### Exercise prompt
Every line containing the word "each" must be pulled from the records.

"""

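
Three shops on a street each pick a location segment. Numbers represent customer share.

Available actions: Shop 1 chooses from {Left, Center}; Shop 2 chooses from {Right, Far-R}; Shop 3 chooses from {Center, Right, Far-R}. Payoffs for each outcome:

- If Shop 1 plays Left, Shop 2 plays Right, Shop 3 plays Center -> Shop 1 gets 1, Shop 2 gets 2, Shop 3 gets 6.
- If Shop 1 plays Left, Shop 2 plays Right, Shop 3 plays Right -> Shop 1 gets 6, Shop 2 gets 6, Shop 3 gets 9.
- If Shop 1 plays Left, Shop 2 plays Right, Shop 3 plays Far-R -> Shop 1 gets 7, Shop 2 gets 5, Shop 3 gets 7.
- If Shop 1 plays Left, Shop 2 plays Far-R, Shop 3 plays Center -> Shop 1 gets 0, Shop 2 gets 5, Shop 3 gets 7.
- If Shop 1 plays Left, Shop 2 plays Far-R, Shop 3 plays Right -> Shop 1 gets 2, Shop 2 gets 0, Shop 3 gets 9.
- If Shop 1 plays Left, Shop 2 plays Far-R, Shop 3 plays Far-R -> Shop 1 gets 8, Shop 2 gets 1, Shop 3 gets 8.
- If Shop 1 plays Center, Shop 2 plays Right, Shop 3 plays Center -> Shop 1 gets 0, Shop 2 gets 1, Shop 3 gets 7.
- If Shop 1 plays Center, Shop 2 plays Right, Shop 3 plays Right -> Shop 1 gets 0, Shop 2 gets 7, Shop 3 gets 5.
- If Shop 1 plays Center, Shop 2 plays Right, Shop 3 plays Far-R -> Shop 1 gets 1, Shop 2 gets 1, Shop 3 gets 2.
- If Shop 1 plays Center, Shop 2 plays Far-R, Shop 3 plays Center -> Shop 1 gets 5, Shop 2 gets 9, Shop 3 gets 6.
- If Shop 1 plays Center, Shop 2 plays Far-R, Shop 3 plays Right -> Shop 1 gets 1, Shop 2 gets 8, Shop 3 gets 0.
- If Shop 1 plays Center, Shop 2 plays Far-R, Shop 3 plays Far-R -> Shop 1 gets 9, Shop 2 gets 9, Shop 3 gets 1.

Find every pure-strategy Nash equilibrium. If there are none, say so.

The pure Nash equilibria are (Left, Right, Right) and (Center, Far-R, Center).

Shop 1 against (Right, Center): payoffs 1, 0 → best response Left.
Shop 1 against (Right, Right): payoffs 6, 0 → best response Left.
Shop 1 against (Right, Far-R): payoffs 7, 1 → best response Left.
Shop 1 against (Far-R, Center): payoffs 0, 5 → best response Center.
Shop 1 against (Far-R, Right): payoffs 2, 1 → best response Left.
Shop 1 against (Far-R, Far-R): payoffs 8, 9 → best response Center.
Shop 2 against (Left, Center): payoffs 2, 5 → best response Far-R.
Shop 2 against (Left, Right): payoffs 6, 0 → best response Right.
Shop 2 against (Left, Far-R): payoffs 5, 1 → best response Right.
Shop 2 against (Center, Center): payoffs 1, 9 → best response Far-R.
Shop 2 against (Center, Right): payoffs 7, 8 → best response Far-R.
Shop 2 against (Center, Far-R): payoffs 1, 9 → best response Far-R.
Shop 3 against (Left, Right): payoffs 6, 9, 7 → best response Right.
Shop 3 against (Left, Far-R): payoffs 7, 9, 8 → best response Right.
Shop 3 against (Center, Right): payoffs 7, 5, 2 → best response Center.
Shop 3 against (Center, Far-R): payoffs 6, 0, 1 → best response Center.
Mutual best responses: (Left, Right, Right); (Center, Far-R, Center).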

"""

### Task output
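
Three shops on a street each pick a location segment. Numbers represent customer share.
Available actions: Shop 1 chooses from {Left, Center}; Shop 2 chooses from {Right, Far-R}; Shop 3 chooses from {Center, Right, Far-R}. Payoffs for each outcome: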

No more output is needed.